Problem requirements:
Can you restate the lines of the entries below, word for word, from the first one through the line that includes "Answer: -253633 + 72*I ≈ -2.5363e+5 + 72.0*I"?

[Saved entries]
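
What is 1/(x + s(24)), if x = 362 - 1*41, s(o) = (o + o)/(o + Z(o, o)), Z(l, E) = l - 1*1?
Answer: 47/15135 ≈ 0.0031054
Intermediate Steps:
Z(l, E) = -1 + l (Z(l, E) = l - 1 = -1 + l)
s(o) = 2*o/(-1 + 2*o) (s(o) = (o + o)/(o + (-1 + o)) = (2*o)/(-1 + 2*o) = 2*o/(-1 + 2*o))
x = 321 (x = 362 - 41 = 321)
1/(x + s(24)) = 1/(321 + 2*24/(-1 + 2*24)) = 1/(321 + 2*24/(-1 + 48)) = 1/(321 + 2*24/47) = 1/(321 + 2*24*(1/47)) = 1/(321 + 48/47) = 1/(15135/47) = 47/15135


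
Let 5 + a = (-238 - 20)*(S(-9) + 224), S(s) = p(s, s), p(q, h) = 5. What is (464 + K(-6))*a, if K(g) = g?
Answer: -27061846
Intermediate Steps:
S(s) = 5
a = -59087 (a = -5 + (-238 - 20)*(5 + 224) = -5 - 258*229 = -5 - 59082 = -59087)
(464 + K(-6))*a = (464 - 6)*(-59087) = 458*(-59087) = -27061846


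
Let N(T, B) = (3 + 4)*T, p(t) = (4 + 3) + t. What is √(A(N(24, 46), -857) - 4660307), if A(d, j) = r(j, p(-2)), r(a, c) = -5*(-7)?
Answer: 12*I*√32363 ≈ 2158.8*I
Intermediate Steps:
p(t) = 7 + t
N(T, B) = 7*T
r(a, c) = 35
A(d, j) = 35
√(A(N(24, 46), -857) - 4660307) = √(35 - 4660307) = √(-4660272) = 12*I*√32363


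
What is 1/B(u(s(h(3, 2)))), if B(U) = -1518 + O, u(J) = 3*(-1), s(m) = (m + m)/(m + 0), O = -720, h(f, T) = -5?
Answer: -1/2238 ≈ -0.00044683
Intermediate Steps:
s(m) = 2 (s(m) = (2*m)/m = 2)
u(J) = -3
B(U) = -2238 (B(U) = -1518 - 720 = -2238)
1/B(u(s(h(3, 2)))) = 1/(-2238) = -1/2238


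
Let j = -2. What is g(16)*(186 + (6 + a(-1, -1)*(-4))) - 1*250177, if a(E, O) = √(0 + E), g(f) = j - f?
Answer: -253633 + 72*I ≈ -2.5363e+5 + 72.0*I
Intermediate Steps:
g(f) = -2 - f
a(E, O) = √E
g(16)*(186 + (6 + a(-1, -1)*(-4))) - 1*250177 = (-2 - 1*16)*(186 + (6 + √(-1)*(-4))) - 1*250177 = (-2 - 16)*(186 + (6 + I*(-4))) - 250177 = -18*(186 + (6 - 4*I)) - 250177 = -18*(192 - 4*I) - 250177 = (-3456 + 72*I) - 250177 = -253633 + 72*I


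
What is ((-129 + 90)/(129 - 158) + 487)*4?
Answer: 56648/29 ≈ 1953.4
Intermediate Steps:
((-129 + 90)/(129 - 158) + 487)*4 = (-39/(-29) + 487)*4 = (-39*(-1/29) + 487)*4 = (39/29 + 487)*4 = (14162/29)*4 = 56648/29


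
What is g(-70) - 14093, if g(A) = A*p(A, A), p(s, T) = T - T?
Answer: -14093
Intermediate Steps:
p(s, T) = 0
g(A) = 0 (g(A) = A*0 = 0)
g(-70) - 14093 = 0 - 14093 = -14093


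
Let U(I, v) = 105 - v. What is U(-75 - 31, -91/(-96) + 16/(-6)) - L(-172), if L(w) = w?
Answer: 8919/32 ≈ 278.72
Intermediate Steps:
U(-75 - 31, -91/(-96) + 16/(-6)) - L(-172) = (105 - (-91/(-96) + 16/(-6))) - 1*(-172) = (105 - (-91*(-1/96) + 16*(-⅙))) + 172 = (105 - (91/96 - 8/3)) + 172 = (105 - 1*(-55/32)) + 172 = (105 + 55/32) + 172 = 3415/32 + 172 = 8919/32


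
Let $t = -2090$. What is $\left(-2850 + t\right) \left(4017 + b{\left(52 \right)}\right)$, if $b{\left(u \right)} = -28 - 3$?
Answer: $-19690840$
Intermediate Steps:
$b{\left(u \right)} = -31$ ($b{\left(u \right)} = -28 - 3 = -31$)
$\left(-2850 + t\right) \left(4017 + b{\left(52 \right)}\right) = \left(-2850 - 2090\right) \left(4017 - 31\right) = \left(-4940\right) 3986 = -19690840$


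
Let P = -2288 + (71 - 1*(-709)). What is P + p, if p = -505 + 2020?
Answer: 7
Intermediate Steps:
P = -1508 (P = -2288 + (71 + 709) = -2288 + 780 = -1508)
p = 1515
P + p = -1508 + 1515 = 7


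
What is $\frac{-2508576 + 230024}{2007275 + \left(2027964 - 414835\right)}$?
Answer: $- \frac{569638}{905101} \approx -0.62936$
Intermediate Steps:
$\frac{-2508576 + 230024}{2007275 + \left(2027964 - 414835\right)} = - \frac{2278552}{2007275 + \left(2027964 - 414835\right)} = - \frac{2278552}{2007275 + 1613129} = - \frac{2278552}{3620404} = \left(-2278552\right) \frac{1}{3620404} = - \frac{569638}{905101}$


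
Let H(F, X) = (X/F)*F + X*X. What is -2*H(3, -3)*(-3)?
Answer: 36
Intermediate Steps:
H(F, X) = X + X²
-2*H(3, -3)*(-3) = -(-6)*(1 - 3)*(-3) = -(-6)*(-2)*(-3) = -2*6*(-3) = -12*(-3) = 36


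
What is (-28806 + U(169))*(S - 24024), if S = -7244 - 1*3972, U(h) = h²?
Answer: 8633800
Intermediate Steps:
S = -11216 (S = -7244 - 3972 = -11216)
(-28806 + U(169))*(S - 24024) = (-28806 + 169²)*(-11216 - 24024) = (-28806 + 28561)*(-35240) = -245*(-35240) = 8633800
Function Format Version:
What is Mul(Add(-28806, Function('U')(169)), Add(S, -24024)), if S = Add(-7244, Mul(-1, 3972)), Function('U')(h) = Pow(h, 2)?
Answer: 8633800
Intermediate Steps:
S = -11216 (S = Add(-7244, -3972) = -11216)
Mul(Add(-28806, Function('U')(169)), Add(S, -24024)) = Mul(Add(-28806, Pow(169, 2)), Add(-11216, -24024)) = Mul(Add(-28806, 28561), -35240) = Mul(-245, -35240) = 8633800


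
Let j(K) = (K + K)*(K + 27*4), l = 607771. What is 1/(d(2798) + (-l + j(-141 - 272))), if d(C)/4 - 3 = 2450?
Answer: -1/346029 ≈ -2.8899e-6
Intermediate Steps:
d(C) = 9812 (d(C) = 12 + 4*2450 = 12 + 9800 = 9812)
j(K) = 2*K*(108 + K) (j(K) = (2*K)*(K + 108) = (2*K)*(108 + K) = 2*K*(108 + K))
1/(d(2798) + (-l + j(-141 - 272))) = 1/(9812 + (-1*607771 + 2*(-141 - 272)*(108 + (-141 - 272)))) = 1/(9812 + (-607771 + 2*(-413)*(108 - 413))) = 1/(9812 + (-607771 + 2*(-413)*(-305))) = 1/(9812 + (-607771 + 251930)) = 1/(9812 - 355841) = 1/(-346029) = -1/346029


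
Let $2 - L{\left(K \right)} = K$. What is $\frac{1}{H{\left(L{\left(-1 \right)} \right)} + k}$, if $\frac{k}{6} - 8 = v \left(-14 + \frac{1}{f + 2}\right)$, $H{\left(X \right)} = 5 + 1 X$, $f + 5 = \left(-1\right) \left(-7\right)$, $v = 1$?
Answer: $- \frac{2}{53} \approx -0.037736$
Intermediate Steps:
$L{\left(K \right)} = 2 - K$
$f = 2$ ($f = -5 - -7 = -5 + 7 = 2$)
$H{\left(X \right)} = 5 + X$
$k = - \frac{69}{2}$ ($k = 48 + 6 \cdot 1 \left(-14 + \frac{1}{2 + 2}\right) = 48 + 6 \cdot 1 \left(-14 + \frac{1}{4}\right) = 48 + 6 \cdot 1 \left(- \frac{55}{4}\right) = 48 + 6 \left(- \frac{55}{4}\right) = 48 - \frac{165}{2} = - \frac{69}{2} \approx -34.5$)
$\frac{1}{H{\left(L{\left(-1 \right)} \right)} + k} = \frac{1}{\left(5 + \left(2 - -1\right)\right) - \frac{69}{2}} = \frac{1}{\left(5 + \left(2 + 1\right)\right) - \frac{69}{2}} = \frac{1}{\left(5 + 3\right) - \frac{69}{2}} = \frac{1}{8 - \frac{69}{2}} = \frac{1}{- \frac{53}{2}} = - \frac{2}{53}$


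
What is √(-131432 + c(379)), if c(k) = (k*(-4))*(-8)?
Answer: 6*I*√3314 ≈ 345.4*I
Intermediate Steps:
c(k) = 32*k (c(k) = -4*k*(-8) = 32*k)
√(-131432 + c(379)) = √(-131432 + 32*379) = √(-131432 + 12128) = √(-119304) = 6*I*√3314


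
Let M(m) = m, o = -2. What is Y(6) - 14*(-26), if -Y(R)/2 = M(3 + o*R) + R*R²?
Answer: -50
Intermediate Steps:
Y(R) = -6 - 2*R³ + 4*R (Y(R) = -2*((3 - 2*R) + R*R²) = -2*((3 - 2*R) + R³) = -2*(3 + R³ - 2*R) = -6 - 2*R³ + 4*R)
Y(6) - 14*(-26) = (-6 - 2*6³ + 4*6) - 14*(-26) = (-6 - 2*216 + 24) + 364 = (-6 - 432 + 24) + 364 = -414 + 364 = -50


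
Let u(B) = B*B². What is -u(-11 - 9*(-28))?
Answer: -13997521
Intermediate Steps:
u(B) = B³
-u(-11 - 9*(-28)) = -(-11 - 9*(-28))³ = -(-11 + 252)³ = -1*241³ = -1*13997521 = -13997521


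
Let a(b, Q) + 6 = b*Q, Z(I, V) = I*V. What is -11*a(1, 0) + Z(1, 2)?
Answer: 68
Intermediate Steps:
a(b, Q) = -6 + Q*b (a(b, Q) = -6 + b*Q = -6 + Q*b)
-11*a(1, 0) + Z(1, 2) = -11*(-6 + 0*1) + 1*2 = -11*(-6 + 0) + 2 = -11*(-6) + 2 = 66 + 2 = 68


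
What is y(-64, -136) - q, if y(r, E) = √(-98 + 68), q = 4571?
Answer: -4571 + I*√30 ≈ -4571.0 + 5.4772*I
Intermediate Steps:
y(r, E) = I*√30 (y(r, E) = √(-30) = I*√30)
y(-64, -136) - q = I*√30 - 1*4571 = I*√30 - 4571 = -4571 + I*√30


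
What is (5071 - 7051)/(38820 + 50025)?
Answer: -132/5923 ≈ -0.022286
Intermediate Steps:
(5071 - 7051)/(38820 + 50025) = -1980/88845 = -1980*1/88845 = -132/5923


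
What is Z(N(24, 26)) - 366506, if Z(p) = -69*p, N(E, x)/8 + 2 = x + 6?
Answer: -383066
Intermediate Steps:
N(E, x) = 32 + 8*x (N(E, x) = -16 + 8*(x + 6) = -16 + 8*(6 + x) = -16 + (48 + 8*x) = 32 + 8*x)
Z(N(24, 26)) - 366506 = -69*(32 + 8*26) - 366506 = -69*(32 + 208) - 366506 = -69*240 - 366506 = -16560 - 366506 = -383066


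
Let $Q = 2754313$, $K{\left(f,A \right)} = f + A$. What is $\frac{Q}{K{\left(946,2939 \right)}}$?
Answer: $\frac{2754313}{3885} \approx 708.96$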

Result:
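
What is 1/(x + s(24)), if x = 362 - 1*41, s(o) = (o + o)/(o + Z(o, o)), Z(l, E) = l - 1*1?
Answer: 47/15135 ≈ 0.0031054
Intermediate Steps:
Z(l, E) = -1 + l (Z(l, E) = l - 1 = -1 + l)
s(o) = 2*o/(-1 + 2*o) (s(o) = (o + o)/(o + (-1 + o)) = (2*o)/(-1 + 2*o) = 2*o/(-1 + 2*o))
x = 321 (x = 362 - 41 = 321)
1/(x + s(24)) = 1/(321 + 2*24/(-1 + 2*24)) = 1/(321 + 2*24/(-1 + 48)) = 1/(321 + 2*24/47) = 1/(321 + 2*24*(1/47)) = 1/(321 + 48/47) = 1/(15135/47) = 47/15135


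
Let 5 + a = (-238 - 20)*(S(-9) + 224), S(s) = p(s, s), p(q, h) = 5. What is (464 + K(-6))*a, if K(g) = g?
Answer: -27061846
Intermediate Steps:
S(s) = 5
a = -59087 (a = -5 + (-238 - 20)*(5 + 224) = -5 - 258*229 = -5 - 59082 = -59087)
(464 + K(-6))*a = (464 - 6)*(-59087) = 458*(-59087) = -27061846


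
Let N(T, B) = (3 + 4)*T, p(t) = (4 + 3) + t. What is √(A(N(24, 46), -857) - 4660307), if A(d, j) = r(j, p(-2)), r(a, c) = -5*(-7)?
Answer: 12*I*√32363 ≈ 2158.8*I
Intermediate Steps:
p(t) = 7 + t
N(T, B) = 7*T
r(a, c) = 35
A(d, j) = 35
√(A(N(24, 46), -857) - 4660307) = √(35 - 4660307) = √(-4660272) = 12*I*√32363


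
What is 1/B(u(s(h(3, 2)))), if B(U) = -1518 + O, u(J) = 3*(-1), s(m) = (m + m)/(m + 0), O = -720, h(f, T) = -5?
Answer: -1/2238 ≈ -0.00044683
Intermediate Steps:
s(m) = 2 (s(m) = (2*m)/m = 2)
u(J) = -3
B(U) = -2238 (B(U) = -1518 - 720 = -2238)
1/B(u(s(h(3, 2)))) = 1/(-2238) = -1/2238


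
Let j = -2. What is g(16)*(186 + (6 + a(-1, -1)*(-4))) - 1*250177, if a(E, O) = √(0 + E), g(f) = j - f?
Answer: -253633 + 72*I ≈ -2.5363e+5 + 72.0*I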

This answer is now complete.